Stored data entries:

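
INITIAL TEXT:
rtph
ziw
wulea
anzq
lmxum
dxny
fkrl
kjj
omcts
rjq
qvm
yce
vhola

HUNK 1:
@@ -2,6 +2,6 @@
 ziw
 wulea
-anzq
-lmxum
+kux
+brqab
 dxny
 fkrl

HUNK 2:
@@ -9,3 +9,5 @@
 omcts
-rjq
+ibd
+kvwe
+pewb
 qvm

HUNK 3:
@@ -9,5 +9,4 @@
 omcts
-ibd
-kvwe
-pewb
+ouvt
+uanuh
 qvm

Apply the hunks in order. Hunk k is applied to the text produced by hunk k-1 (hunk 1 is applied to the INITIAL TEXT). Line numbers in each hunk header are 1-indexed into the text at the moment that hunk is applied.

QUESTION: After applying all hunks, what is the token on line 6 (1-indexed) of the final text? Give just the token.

Answer: dxny

Derivation:
Hunk 1: at line 2 remove [anzq,lmxum] add [kux,brqab] -> 13 lines: rtph ziw wulea kux brqab dxny fkrl kjj omcts rjq qvm yce vhola
Hunk 2: at line 9 remove [rjq] add [ibd,kvwe,pewb] -> 15 lines: rtph ziw wulea kux brqab dxny fkrl kjj omcts ibd kvwe pewb qvm yce vhola
Hunk 3: at line 9 remove [ibd,kvwe,pewb] add [ouvt,uanuh] -> 14 lines: rtph ziw wulea kux brqab dxny fkrl kjj omcts ouvt uanuh qvm yce vhola
Final line 6: dxny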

Task directions — Go through the records above and copy every line holding the word "INITIAL".

Final answer —
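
INITIAL TEXT:
Apply the hunks in order. Hunk k is applied to the text produced by hunk k-1 (hunk 1 is applied to the INITIAL TEXT). Line numbers in each hunk header are 1-indexed into the text at the moment that hunk is applied.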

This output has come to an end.